(Task data Opens)
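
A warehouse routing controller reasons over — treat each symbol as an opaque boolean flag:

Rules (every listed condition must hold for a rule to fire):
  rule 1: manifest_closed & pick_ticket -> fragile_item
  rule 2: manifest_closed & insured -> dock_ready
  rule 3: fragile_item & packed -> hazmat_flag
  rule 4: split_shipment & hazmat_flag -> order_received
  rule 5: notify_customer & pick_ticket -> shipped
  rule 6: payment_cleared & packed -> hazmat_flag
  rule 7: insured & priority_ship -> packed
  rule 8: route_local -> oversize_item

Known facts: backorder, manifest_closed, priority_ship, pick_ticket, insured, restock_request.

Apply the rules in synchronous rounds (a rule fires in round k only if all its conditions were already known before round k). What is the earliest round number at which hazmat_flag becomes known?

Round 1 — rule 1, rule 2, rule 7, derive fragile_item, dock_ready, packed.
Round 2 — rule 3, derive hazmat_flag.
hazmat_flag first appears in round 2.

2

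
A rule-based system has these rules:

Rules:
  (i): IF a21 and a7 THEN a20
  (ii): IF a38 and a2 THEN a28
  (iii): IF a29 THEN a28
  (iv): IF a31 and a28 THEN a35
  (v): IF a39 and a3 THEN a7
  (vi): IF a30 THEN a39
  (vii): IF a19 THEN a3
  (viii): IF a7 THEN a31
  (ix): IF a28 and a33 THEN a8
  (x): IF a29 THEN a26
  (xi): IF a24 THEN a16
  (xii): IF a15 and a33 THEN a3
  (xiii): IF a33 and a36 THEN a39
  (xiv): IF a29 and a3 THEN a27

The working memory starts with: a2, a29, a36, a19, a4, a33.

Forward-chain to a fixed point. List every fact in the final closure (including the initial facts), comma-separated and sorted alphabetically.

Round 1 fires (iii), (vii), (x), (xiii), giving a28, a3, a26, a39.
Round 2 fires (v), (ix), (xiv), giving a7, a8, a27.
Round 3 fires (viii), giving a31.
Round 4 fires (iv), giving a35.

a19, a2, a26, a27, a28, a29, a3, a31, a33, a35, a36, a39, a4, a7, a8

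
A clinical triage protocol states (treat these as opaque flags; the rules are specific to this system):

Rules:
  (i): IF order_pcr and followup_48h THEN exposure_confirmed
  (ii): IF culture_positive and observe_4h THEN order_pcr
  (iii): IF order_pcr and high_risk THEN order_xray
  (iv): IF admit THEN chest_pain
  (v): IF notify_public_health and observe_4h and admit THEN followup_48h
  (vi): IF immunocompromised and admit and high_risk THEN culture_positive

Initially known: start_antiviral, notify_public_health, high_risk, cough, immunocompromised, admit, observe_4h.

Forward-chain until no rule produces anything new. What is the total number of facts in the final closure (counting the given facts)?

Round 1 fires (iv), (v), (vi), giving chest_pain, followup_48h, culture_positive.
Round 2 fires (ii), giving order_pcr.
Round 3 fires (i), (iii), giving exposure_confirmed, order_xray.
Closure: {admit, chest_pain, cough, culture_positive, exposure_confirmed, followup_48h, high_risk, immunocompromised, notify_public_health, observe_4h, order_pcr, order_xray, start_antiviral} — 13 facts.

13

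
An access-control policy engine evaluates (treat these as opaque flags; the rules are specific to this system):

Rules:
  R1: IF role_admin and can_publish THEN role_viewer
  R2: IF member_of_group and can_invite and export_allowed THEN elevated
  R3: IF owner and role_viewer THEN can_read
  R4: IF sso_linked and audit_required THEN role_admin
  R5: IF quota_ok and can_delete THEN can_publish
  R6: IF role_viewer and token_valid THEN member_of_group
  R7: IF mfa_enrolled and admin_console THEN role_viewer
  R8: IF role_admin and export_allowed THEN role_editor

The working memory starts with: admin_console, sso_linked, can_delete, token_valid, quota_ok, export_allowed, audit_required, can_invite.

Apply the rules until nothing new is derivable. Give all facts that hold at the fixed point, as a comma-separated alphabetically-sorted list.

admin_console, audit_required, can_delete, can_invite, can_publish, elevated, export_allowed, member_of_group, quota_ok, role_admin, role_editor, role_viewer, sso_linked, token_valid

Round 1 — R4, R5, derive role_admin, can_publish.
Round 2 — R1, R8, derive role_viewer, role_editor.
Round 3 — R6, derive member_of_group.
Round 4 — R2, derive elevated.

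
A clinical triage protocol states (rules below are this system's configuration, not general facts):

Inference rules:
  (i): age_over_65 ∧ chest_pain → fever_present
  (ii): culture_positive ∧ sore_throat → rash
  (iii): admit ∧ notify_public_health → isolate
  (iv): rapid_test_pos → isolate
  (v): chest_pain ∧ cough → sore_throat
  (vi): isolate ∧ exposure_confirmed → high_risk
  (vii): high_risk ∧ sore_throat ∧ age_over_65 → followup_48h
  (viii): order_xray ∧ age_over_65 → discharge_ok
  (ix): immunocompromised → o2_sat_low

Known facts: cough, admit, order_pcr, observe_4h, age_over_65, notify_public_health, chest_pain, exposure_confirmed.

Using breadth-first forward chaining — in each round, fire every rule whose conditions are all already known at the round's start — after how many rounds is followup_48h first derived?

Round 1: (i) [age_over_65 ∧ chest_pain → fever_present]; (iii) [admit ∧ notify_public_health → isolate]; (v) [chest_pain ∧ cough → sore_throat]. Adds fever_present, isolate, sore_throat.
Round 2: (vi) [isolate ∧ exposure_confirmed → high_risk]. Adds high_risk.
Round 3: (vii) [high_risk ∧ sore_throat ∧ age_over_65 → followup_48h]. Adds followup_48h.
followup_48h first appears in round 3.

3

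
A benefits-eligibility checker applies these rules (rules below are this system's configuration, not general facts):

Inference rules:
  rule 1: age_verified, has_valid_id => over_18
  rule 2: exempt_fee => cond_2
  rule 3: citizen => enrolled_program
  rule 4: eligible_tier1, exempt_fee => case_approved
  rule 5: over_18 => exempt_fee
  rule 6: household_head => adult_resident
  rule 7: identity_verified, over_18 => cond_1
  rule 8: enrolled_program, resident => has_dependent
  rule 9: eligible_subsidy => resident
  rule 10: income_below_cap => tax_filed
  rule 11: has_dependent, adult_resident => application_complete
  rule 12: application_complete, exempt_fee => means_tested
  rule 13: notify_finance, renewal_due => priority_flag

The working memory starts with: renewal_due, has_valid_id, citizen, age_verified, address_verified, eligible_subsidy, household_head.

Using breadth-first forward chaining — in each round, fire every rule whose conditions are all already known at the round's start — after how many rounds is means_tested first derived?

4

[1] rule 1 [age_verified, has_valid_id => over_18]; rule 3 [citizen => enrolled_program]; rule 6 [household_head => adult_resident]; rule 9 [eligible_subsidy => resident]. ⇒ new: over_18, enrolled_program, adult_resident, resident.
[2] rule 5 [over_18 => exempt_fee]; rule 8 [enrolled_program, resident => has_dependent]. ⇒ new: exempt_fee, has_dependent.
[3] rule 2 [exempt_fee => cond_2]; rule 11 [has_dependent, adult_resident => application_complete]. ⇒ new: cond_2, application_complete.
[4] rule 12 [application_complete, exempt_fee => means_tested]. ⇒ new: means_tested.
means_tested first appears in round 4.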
(Task data Closes)
● Exercise: Reproduce every single entry above exactly.

● Result of this task:
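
A warehouse routing controller reasons over — treat each symbol as an opaque boolean flag:

Rules (every listed condition must hold for a rule to fire):
  rule 1: manifest_closed & pick_ticket -> fragile_item
  rule 2: manifest_closed & insured -> dock_ready
  rule 3: fragile_item & packed -> hazmat_flag
  rule 4: split_shipment & hazmat_flag -> order_received
  rule 5: notify_customer & pick_ticket -> shipped
  rule 6: payment_cleared & packed -> hazmat_flag
  rule 7: insured & priority_ship -> packed
  rule 8: route_local -> oversize_item

Known facts: backorder, manifest_closed, priority_ship, pick_ticket, insured, restock_request.

Apply the rules in synchronous rounds (a rule fires in round k only if all its conditions were already known before round k). What is the earliest round number at which hazmat_flag becomes known?

Round 1 — rule 1, rule 2, rule 7, derive fragile_item, dock_ready, packed.
Round 2 — rule 3, derive hazmat_flag.
hazmat_flag first appears in round 2.

2

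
A rule-based system has these rules:

Rules:
  (i): IF a21 and a7 THEN a20
  (ii): IF a38 and a2 THEN a28
  (iii): IF a29 THEN a28
  (iv): IF a31 and a28 THEN a35
  (v): IF a39 and a3 THEN a7
  (vi): IF a30 THEN a39
  (vii): IF a19 THEN a3
  (viii): IF a7 THEN a31
  (ix): IF a28 and a33 THEN a8
  (x): IF a29 THEN a26
  (xi): IF a24 THEN a16
  (xii): IF a15 and a33 THEN a3
  (xiii): IF a33 and a36 THEN a39
  (xiv): IF a29 and a3 THEN a27

The working memory starts with: a2, a29, a36, a19, a4, a33.

Forward-chain to a fixed point. List every fact in the final closure (including the initial facts), comma-separated and sorted alphabetically.

Round 1 fires (iii), (vii), (x), (xiii), giving a28, a3, a26, a39.
Round 2 fires (v), (ix), (xiv), giving a7, a8, a27.
Round 3 fires (viii), giving a31.
Round 4 fires (iv), giving a35.

a19, a2, a26, a27, a28, a29, a3, a31, a33, a35, a36, a39, a4, a7, a8

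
A clinical triage protocol states (treat these as opaque flags; the rules are specific to this system):

Rules:
  (i): IF order_pcr and followup_48h THEN exposure_confirmed
  (ii): IF culture_positive and observe_4h THEN order_pcr
  (iii): IF order_pcr and high_risk THEN order_xray
  (iv): IF admit THEN chest_pain
  (v): IF notify_public_health and observe_4h and admit THEN followup_48h
  (vi): IF immunocompromised and admit and high_risk THEN culture_positive

Initially known: start_antiviral, notify_public_health, high_risk, cough, immunocompromised, admit, observe_4h.

Forward-chain until no rule produces anything new. What is the total number of facts in the final closure (counting the given facts)?

Round 1 fires (iv), (v), (vi), giving chest_pain, followup_48h, culture_positive.
Round 2 fires (ii), giving order_pcr.
Round 3 fires (i), (iii), giving exposure_confirmed, order_xray.
Closure: {admit, chest_pain, cough, culture_positive, exposure_confirmed, followup_48h, high_risk, immunocompromised, notify_public_health, observe_4h, order_pcr, order_xray, start_antiviral} — 13 facts.

13

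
An access-control policy engine evaluates (treat these as opaque flags; the rules are specific to this system):

Rules:
  R1: IF role_admin and can_publish THEN role_viewer
  R2: IF member_of_group and can_invite and export_allowed THEN elevated
  R3: IF owner and role_viewer THEN can_read
  R4: IF sso_linked and audit_required THEN role_admin
  R5: IF quota_ok and can_delete THEN can_publish
  R6: IF role_viewer and token_valid THEN member_of_group
  R7: IF mfa_enrolled and admin_console THEN role_viewer
  R8: IF role_admin and export_allowed THEN role_editor

The working memory starts with: admin_console, sso_linked, can_delete, token_valid, quota_ok, export_allowed, audit_required, can_invite.

Apply the rules until nothing new is derivable. Give all facts that hold at the fixed point, as a comma-separated alphabetically-sorted list.

admin_console, audit_required, can_delete, can_invite, can_publish, elevated, export_allowed, member_of_group, quota_ok, role_admin, role_editor, role_viewer, sso_linked, token_valid

Round 1 — R4, R5, derive role_admin, can_publish.
Round 2 — R1, R8, derive role_viewer, role_editor.
Round 3 — R6, derive member_of_group.
Round 4 — R2, derive elevated.

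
A clinical triage protocol states (rules below are this system's configuration, not general facts):

Inference rules:
  (i): age_over_65 ∧ chest_pain → fever_present
  (ii): culture_positive ∧ sore_throat → rash
  (iii): admit ∧ notify_public_health → isolate
  (iv): rapid_test_pos → isolate
  (v): chest_pain ∧ cough → sore_throat
  (vi): isolate ∧ exposure_confirmed → high_risk
  (vii): high_risk ∧ sore_throat ∧ age_over_65 → followup_48h
  (viii): order_xray ∧ age_over_65 → discharge_ok
  (ix): immunocompromised → o2_sat_low

Known facts: cough, admit, order_pcr, observe_4h, age_over_65, notify_public_health, chest_pain, exposure_confirmed.

Using breadth-first forward chaining — in each round, fire every rule whose conditions are all already known at the round's start — after how many rounds is followup_48h first derived?

Round 1: (i) [age_over_65 ∧ chest_pain → fever_present]; (iii) [admit ∧ notify_public_health → isolate]; (v) [chest_pain ∧ cough → sore_throat]. Adds fever_present, isolate, sore_throat.
Round 2: (vi) [isolate ∧ exposure_confirmed → high_risk]. Adds high_risk.
Round 3: (vii) [high_risk ∧ sore_throat ∧ age_over_65 → followup_48h]. Adds followup_48h.
followup_48h first appears in round 3.

3

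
A benefits-eligibility checker applies these rules (rules below are this system's configuration, not general facts):

Inference rules:
  rule 1: age_verified, has_valid_id => over_18
  rule 2: exempt_fee => cond_2
  rule 3: citizen => enrolled_program
  rule 4: eligible_tier1, exempt_fee => case_approved
  rule 5: over_18 => exempt_fee
  rule 6: household_head => adult_resident
  rule 7: identity_verified, over_18 => cond_1
  rule 8: enrolled_program, resident => has_dependent
  rule 9: eligible_subsidy => resident
  rule 10: income_below_cap => tax_filed
  rule 11: has_dependent, adult_resident => application_complete
  rule 12: application_complete, exempt_fee => means_tested
  rule 13: notify_finance, renewal_due => priority_flag

The working memory starts with: renewal_due, has_valid_id, citizen, age_verified, address_verified, eligible_subsidy, household_head.

Using breadth-first forward chaining — in each round, fire every rule whose conditions are all already known at the round's start — after how many rounds is means_tested first derived?

4

[1] rule 1 [age_verified, has_valid_id => over_18]; rule 3 [citizen => enrolled_program]; rule 6 [household_head => adult_resident]; rule 9 [eligible_subsidy => resident]. ⇒ new: over_18, enrolled_program, adult_resident, resident.
[2] rule 5 [over_18 => exempt_fee]; rule 8 [enrolled_program, resident => has_dependent]. ⇒ new: exempt_fee, has_dependent.
[3] rule 2 [exempt_fee => cond_2]; rule 11 [has_dependent, adult_resident => application_complete]. ⇒ new: cond_2, application_complete.
[4] rule 12 [application_complete, exempt_fee => means_tested]. ⇒ new: means_tested.
means_tested first appears in round 4.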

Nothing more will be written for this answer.